+++ Exercise input +++

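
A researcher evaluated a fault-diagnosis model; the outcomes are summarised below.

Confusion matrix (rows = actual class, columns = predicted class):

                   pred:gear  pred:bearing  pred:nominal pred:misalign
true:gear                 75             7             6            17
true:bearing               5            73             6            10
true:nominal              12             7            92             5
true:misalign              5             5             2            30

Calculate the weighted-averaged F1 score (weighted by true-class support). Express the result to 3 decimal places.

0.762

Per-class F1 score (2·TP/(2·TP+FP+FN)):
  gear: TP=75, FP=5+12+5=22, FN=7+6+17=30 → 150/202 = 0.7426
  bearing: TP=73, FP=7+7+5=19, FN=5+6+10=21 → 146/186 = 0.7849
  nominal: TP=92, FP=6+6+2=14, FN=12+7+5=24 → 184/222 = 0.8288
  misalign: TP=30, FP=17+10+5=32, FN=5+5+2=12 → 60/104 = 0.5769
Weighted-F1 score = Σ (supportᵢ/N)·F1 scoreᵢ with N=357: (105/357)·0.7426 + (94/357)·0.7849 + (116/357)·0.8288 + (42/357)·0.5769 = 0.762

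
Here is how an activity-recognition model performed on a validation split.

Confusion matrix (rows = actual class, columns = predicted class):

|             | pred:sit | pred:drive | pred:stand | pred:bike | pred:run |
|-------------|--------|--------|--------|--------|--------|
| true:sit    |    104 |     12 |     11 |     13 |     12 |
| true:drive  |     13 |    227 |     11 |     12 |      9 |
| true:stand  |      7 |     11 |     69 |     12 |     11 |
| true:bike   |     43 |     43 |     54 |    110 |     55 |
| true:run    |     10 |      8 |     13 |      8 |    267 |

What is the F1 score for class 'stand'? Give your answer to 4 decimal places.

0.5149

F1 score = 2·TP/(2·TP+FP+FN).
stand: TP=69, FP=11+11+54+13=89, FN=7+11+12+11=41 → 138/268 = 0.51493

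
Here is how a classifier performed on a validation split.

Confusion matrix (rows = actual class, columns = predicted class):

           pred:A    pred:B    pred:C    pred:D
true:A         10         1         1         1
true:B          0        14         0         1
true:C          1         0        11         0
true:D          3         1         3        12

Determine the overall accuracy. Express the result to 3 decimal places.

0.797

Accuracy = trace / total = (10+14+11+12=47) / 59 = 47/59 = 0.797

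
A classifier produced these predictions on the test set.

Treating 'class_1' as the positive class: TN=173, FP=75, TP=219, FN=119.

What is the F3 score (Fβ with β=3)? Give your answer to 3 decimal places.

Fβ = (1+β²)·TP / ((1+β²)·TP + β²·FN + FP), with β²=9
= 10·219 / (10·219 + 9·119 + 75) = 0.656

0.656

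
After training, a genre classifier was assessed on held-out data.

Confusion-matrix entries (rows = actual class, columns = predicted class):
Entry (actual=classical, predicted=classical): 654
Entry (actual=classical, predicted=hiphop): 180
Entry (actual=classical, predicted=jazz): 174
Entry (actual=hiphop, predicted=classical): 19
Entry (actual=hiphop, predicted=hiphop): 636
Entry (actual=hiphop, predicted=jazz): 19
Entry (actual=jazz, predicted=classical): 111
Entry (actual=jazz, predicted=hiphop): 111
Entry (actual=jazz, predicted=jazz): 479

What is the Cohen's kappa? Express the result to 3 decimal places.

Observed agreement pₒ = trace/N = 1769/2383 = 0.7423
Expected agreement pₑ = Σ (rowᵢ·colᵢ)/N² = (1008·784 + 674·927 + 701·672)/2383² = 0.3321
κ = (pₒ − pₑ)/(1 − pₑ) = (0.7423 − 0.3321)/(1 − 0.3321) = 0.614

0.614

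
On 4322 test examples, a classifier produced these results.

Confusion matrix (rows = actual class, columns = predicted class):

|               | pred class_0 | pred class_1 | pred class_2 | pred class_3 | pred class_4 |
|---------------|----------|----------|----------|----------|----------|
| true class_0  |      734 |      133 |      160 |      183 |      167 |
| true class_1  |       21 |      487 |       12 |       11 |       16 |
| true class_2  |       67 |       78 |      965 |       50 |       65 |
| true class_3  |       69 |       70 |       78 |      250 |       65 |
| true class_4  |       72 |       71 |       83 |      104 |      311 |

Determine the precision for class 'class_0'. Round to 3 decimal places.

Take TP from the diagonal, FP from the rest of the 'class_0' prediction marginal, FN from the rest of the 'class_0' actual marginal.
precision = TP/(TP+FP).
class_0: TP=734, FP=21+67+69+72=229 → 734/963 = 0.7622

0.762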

+++

● Work request
What lines above contain the string "model"? Copy all of them.

● Your response
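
A researcher evaluated a fault-diagnosis model; the outcomes are summarised below.
Here is how an activity-recognition model performed on a validation split.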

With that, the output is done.